Exercise:
Restate word for word the entries below, starting with the line with "N1. O(log_budget -> validate_blueprint)" and continuing through the line with "N11. O(not obtain_consent". Include both of those lines and no others.

Saved data entries:

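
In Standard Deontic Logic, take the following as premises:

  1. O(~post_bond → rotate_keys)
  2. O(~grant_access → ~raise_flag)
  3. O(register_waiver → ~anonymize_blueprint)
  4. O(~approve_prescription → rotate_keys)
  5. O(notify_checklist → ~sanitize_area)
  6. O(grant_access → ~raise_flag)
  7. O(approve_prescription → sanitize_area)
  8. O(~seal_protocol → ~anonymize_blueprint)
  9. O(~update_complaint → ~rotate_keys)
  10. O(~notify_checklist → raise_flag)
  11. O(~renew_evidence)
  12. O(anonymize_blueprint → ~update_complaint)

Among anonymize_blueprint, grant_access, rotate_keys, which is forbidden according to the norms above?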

==

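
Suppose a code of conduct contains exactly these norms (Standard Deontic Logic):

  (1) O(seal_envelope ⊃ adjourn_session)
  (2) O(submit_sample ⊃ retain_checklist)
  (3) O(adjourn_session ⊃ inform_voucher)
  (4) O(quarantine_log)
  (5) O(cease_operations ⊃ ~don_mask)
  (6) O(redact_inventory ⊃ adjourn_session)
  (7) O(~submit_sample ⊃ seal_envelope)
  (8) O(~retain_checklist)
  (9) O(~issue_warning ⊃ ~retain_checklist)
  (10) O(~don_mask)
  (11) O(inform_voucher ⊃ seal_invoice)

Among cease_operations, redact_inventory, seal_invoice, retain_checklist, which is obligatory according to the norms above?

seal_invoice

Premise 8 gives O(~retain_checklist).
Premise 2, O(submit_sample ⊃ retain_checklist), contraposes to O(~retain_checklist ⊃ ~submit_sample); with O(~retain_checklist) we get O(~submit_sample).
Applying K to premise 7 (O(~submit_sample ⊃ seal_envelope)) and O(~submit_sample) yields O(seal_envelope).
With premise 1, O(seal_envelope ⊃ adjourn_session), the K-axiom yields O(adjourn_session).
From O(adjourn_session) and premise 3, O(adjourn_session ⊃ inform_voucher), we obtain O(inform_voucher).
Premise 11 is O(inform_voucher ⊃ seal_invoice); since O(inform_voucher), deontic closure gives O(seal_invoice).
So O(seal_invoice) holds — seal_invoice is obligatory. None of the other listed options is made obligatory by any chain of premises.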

...

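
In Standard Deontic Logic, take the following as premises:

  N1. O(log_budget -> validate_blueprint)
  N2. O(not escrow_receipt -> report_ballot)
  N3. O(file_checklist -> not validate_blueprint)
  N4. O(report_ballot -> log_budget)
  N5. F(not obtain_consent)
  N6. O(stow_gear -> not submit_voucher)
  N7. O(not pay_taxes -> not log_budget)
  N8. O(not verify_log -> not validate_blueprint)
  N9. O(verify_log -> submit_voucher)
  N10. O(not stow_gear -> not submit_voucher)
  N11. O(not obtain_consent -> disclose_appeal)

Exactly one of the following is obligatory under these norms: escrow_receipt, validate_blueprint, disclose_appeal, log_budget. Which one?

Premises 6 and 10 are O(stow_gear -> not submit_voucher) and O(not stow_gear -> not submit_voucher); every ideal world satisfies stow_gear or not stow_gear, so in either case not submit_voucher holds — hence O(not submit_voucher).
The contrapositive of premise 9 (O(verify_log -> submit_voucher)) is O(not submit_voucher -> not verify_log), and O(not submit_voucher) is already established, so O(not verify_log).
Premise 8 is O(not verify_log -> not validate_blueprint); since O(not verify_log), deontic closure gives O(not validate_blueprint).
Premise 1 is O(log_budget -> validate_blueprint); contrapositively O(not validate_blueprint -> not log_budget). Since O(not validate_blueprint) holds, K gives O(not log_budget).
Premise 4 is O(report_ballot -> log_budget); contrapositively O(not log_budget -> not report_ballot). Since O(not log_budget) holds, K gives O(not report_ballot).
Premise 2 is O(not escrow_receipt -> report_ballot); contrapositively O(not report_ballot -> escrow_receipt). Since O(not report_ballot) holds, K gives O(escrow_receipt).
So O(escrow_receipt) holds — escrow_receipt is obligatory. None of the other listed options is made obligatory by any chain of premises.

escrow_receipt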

Solution for this exercise:
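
  N1. O(log_budget -> validate_blueprint)
  N2. O(not escrow_receipt -> report_ballot)
  N3. O(file_checklist -> not validate_blueprint)
  N4. O(report_ballot -> log_budget)
  N5. F(not obtain_consent)
  N6. O(stow_gear -> not submit_voucher)
  N7. O(not pay_taxes -> not log_budget)
  N8. O(not verify_log -> not validate_blueprint)
  N9. O(verify_log -> submit_voucher)
  N10. O(not stow_gear -> not submit_voucher)
  N11. O(not obtain_consent -> disclose_appeal)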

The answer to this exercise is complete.